─── SOURCE MATERIAL ───
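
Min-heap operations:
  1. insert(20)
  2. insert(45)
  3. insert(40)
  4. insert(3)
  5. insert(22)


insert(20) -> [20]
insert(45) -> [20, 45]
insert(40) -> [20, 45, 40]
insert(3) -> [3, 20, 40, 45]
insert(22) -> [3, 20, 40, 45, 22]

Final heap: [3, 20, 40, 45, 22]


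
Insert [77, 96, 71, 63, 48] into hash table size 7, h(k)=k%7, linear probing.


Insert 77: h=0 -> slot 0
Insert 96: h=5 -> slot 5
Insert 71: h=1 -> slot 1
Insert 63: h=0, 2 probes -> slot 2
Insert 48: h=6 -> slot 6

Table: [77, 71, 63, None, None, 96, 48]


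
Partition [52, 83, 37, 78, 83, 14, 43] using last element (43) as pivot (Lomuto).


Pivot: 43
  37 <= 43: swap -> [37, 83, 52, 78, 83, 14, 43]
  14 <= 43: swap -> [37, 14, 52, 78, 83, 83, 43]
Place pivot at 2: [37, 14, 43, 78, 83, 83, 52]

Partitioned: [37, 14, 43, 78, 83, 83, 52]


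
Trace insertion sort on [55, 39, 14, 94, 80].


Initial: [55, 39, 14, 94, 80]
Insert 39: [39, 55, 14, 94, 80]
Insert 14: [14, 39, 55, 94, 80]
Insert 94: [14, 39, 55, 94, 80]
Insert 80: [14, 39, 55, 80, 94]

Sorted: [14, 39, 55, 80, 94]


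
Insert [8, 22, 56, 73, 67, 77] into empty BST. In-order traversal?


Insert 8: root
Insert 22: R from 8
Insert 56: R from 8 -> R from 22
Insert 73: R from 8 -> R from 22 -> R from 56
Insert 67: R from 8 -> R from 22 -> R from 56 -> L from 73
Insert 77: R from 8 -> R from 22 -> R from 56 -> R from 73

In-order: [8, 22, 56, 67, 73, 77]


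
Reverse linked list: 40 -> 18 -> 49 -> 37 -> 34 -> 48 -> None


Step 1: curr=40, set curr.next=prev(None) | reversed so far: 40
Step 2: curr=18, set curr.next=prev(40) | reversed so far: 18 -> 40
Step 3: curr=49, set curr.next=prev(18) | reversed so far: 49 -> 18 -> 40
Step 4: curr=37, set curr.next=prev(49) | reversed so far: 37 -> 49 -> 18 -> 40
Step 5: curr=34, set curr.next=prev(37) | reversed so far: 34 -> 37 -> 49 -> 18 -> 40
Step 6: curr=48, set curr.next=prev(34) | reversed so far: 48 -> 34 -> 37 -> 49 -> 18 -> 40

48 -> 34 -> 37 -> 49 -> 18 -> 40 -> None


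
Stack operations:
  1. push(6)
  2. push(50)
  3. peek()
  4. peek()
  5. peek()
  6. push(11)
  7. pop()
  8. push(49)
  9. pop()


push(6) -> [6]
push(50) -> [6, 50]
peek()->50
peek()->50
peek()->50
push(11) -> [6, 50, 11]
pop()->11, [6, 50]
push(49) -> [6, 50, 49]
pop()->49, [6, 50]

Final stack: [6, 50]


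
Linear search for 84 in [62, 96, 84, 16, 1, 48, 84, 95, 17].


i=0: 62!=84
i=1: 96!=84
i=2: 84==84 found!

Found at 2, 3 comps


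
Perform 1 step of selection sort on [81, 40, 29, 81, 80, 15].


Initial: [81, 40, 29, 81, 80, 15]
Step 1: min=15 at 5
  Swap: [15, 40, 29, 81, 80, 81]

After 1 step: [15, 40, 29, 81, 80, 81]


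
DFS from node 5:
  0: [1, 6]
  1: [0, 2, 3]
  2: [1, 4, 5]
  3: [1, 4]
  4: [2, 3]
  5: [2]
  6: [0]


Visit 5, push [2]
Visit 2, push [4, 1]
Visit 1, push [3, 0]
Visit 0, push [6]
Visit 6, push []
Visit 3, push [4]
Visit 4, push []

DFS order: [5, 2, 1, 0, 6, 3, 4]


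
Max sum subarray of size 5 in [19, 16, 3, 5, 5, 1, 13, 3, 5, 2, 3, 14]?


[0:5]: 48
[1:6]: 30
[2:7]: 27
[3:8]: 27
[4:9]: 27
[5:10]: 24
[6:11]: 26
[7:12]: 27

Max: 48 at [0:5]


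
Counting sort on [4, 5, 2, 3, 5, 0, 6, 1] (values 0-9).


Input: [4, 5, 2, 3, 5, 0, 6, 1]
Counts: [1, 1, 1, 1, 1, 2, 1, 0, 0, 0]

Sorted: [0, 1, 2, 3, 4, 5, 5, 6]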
───
■ WHAT TO PRODUCE: Taking the listing line by line, count those with the word "operations" and report that number only.

■ EXERCISE RESPONSE: 2